## Task objective
In the listing below, find the line with "- out_shuffle: split into top half (first 7", then repeat exactly every line from the top through that one.

## Records for this task
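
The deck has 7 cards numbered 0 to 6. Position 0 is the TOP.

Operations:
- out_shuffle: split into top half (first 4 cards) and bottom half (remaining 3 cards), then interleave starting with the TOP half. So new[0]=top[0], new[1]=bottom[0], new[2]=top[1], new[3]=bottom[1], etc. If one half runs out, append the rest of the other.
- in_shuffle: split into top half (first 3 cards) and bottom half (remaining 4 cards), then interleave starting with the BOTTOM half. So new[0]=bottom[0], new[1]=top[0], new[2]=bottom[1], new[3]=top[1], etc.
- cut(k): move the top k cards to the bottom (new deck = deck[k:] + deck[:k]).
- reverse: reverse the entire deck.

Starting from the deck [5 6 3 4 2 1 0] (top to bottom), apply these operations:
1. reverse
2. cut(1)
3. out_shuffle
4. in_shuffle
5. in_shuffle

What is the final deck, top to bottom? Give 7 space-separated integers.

Answer: 6 5 0 1 2 4 3

Derivation:
After op 1 (reverse): [0 1 2 4 3 6 5]
After op 2 (cut(1)): [1 2 4 3 6 5 0]
After op 3 (out_shuffle): [1 6 2 5 4 0 3]
After op 4 (in_shuffle): [5 1 4 6 0 2 3]
After op 5 (in_shuffle): [6 5 0 1 2 4 3]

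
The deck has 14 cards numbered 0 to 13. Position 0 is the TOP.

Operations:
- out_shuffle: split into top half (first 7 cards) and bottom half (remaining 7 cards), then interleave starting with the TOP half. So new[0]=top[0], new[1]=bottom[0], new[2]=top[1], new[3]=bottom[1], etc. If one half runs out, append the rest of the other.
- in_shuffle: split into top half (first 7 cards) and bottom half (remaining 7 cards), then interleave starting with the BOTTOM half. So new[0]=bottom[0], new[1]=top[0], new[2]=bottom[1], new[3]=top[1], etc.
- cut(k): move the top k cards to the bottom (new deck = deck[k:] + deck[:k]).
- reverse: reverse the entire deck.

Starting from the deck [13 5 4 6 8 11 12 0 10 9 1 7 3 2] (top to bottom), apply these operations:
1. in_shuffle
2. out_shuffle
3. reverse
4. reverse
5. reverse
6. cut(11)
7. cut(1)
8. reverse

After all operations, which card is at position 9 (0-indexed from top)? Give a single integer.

After op 1 (in_shuffle): [0 13 10 5 9 4 1 6 7 8 3 11 2 12]
After op 2 (out_shuffle): [0 6 13 7 10 8 5 3 9 11 4 2 1 12]
After op 3 (reverse): [12 1 2 4 11 9 3 5 8 10 7 13 6 0]
After op 4 (reverse): [0 6 13 7 10 8 5 3 9 11 4 2 1 12]
After op 5 (reverse): [12 1 2 4 11 9 3 5 8 10 7 13 6 0]
After op 6 (cut(11)): [13 6 0 12 1 2 4 11 9 3 5 8 10 7]
After op 7 (cut(1)): [6 0 12 1 2 4 11 9 3 5 8 10 7 13]
After op 8 (reverse): [13 7 10 8 5 3 9 11 4 2 1 12 0 6]
Position 9: card 2.

Answer: 2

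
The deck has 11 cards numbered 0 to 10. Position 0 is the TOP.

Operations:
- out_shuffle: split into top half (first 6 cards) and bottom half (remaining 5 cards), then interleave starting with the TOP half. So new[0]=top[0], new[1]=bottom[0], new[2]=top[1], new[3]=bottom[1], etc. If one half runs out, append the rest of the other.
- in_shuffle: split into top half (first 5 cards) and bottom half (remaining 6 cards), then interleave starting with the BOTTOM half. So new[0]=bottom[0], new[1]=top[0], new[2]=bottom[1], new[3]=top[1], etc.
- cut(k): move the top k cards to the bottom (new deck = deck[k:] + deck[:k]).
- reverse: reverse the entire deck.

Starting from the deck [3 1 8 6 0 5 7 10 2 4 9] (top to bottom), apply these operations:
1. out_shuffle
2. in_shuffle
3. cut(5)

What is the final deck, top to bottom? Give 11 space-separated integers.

Answer: 1 0 10 9 8 5 2 3 6 7 4

Derivation:
After op 1 (out_shuffle): [3 7 1 10 8 2 6 4 0 9 5]
After op 2 (in_shuffle): [2 3 6 7 4 1 0 10 9 8 5]
After op 3 (cut(5)): [1 0 10 9 8 5 2 3 6 7 4]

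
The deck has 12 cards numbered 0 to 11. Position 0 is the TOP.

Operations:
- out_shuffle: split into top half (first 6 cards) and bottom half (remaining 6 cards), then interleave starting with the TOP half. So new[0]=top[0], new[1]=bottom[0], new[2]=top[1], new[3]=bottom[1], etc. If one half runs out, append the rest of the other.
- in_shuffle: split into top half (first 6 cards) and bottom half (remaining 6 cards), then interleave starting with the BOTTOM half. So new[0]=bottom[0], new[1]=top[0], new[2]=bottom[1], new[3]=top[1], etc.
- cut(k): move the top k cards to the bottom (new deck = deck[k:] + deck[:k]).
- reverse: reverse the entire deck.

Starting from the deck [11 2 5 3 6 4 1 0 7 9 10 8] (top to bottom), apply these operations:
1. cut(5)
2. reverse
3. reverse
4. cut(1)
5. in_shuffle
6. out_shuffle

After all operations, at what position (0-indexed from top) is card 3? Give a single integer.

Answer: 1

Derivation:
After op 1 (cut(5)): [4 1 0 7 9 10 8 11 2 5 3 6]
After op 2 (reverse): [6 3 5 2 11 8 10 9 7 0 1 4]
After op 3 (reverse): [4 1 0 7 9 10 8 11 2 5 3 6]
After op 4 (cut(1)): [1 0 7 9 10 8 11 2 5 3 6 4]
After op 5 (in_shuffle): [11 1 2 0 5 7 3 9 6 10 4 8]
After op 6 (out_shuffle): [11 3 1 9 2 6 0 10 5 4 7 8]
Card 3 is at position 1.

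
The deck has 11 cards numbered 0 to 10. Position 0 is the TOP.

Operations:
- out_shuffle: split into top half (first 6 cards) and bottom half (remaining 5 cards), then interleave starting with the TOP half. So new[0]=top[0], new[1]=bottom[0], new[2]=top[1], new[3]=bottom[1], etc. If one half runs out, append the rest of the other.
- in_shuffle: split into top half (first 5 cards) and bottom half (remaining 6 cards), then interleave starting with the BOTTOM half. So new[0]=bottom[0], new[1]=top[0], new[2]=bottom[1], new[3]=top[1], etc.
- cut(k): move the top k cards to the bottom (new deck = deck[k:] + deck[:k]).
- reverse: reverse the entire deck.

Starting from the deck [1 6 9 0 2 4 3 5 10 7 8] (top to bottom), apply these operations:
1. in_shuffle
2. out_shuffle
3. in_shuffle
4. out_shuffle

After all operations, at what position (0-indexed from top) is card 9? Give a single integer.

Answer: 9

Derivation:
After op 1 (in_shuffle): [4 1 3 6 5 9 10 0 7 2 8]
After op 2 (out_shuffle): [4 10 1 0 3 7 6 2 5 8 9]
After op 3 (in_shuffle): [7 4 6 10 2 1 5 0 8 3 9]
After op 4 (out_shuffle): [7 5 4 0 6 8 10 3 2 9 1]
Card 9 is at position 9.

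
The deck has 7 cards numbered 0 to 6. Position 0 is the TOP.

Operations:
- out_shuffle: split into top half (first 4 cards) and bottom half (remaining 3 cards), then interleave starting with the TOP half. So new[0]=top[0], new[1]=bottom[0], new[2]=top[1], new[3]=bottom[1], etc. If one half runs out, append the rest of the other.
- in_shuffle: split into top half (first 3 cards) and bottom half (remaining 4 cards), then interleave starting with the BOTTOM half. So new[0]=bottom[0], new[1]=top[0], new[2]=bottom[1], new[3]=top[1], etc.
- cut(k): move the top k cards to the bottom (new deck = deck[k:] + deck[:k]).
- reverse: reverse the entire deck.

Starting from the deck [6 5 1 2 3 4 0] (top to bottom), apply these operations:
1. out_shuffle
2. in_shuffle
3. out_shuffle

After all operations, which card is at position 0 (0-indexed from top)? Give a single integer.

Answer: 4

Derivation:
After op 1 (out_shuffle): [6 3 5 4 1 0 2]
After op 2 (in_shuffle): [4 6 1 3 0 5 2]
After op 3 (out_shuffle): [4 0 6 5 1 2 3]
Position 0: card 4.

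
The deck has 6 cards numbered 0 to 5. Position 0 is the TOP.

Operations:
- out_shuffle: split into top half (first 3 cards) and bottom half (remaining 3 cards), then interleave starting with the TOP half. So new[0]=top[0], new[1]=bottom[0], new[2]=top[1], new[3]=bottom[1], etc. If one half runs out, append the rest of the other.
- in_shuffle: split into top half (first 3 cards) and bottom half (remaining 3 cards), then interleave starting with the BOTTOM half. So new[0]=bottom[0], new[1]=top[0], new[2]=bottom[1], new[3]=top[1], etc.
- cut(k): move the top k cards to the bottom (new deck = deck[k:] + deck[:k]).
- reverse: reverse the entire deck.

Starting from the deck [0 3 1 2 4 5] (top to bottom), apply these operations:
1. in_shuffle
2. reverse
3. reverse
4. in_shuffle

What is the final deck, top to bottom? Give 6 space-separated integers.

After op 1 (in_shuffle): [2 0 4 3 5 1]
After op 2 (reverse): [1 5 3 4 0 2]
After op 3 (reverse): [2 0 4 3 5 1]
After op 4 (in_shuffle): [3 2 5 0 1 4]

Answer: 3 2 5 0 1 4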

## Result for this task
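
The deck has 7 cards numbered 0 to 6. Position 0 is the TOP.

Operations:
- out_shuffle: split into top half (first 4 cards) and bottom half (remaining 3 cards), then interleave starting with the TOP half. So new[0]=top[0], new[1]=bottom[0], new[2]=top[1], new[3]=bottom[1], etc. If one half runs out, append the rest of the other.
- in_shuffle: split into top half (first 3 cards) and bottom half (remaining 4 cards), then interleave starting with the BOTTOM half. So new[0]=bottom[0], new[1]=top[0], new[2]=bottom[1], new[3]=top[1], etc.
- cut(k): move the top k cards to the bottom (new deck = deck[k:] + deck[:k]).
- reverse: reverse the entire deck.

Starting from the deck [5 6 3 4 2 1 0] (top to bottom), apply these operations:
1. reverse
2. cut(1)
3. out_shuffle
4. in_shuffle
5. in_shuffle

What is the final deck, top to bottom? Give 7 space-separated integers.

Answer: 6 5 0 1 2 4 3

Derivation:
After op 1 (reverse): [0 1 2 4 3 6 5]
After op 2 (cut(1)): [1 2 4 3 6 5 0]
After op 3 (out_shuffle): [1 6 2 5 4 0 3]
After op 4 (in_shuffle): [5 1 4 6 0 2 3]
After op 5 (in_shuffle): [6 5 0 1 2 4 3]

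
The deck has 14 cards numbered 0 to 13. Position 0 is the TOP.

Operations:
- out_shuffle: split into top half (first 7 cards) and bottom half (remaining 7 cards), then interleave starting with the TOP half. So new[0]=top[0], new[1]=bottom[0], new[2]=top[1], new[3]=bottom[1], etc. If one half runs out, append the rest of the other.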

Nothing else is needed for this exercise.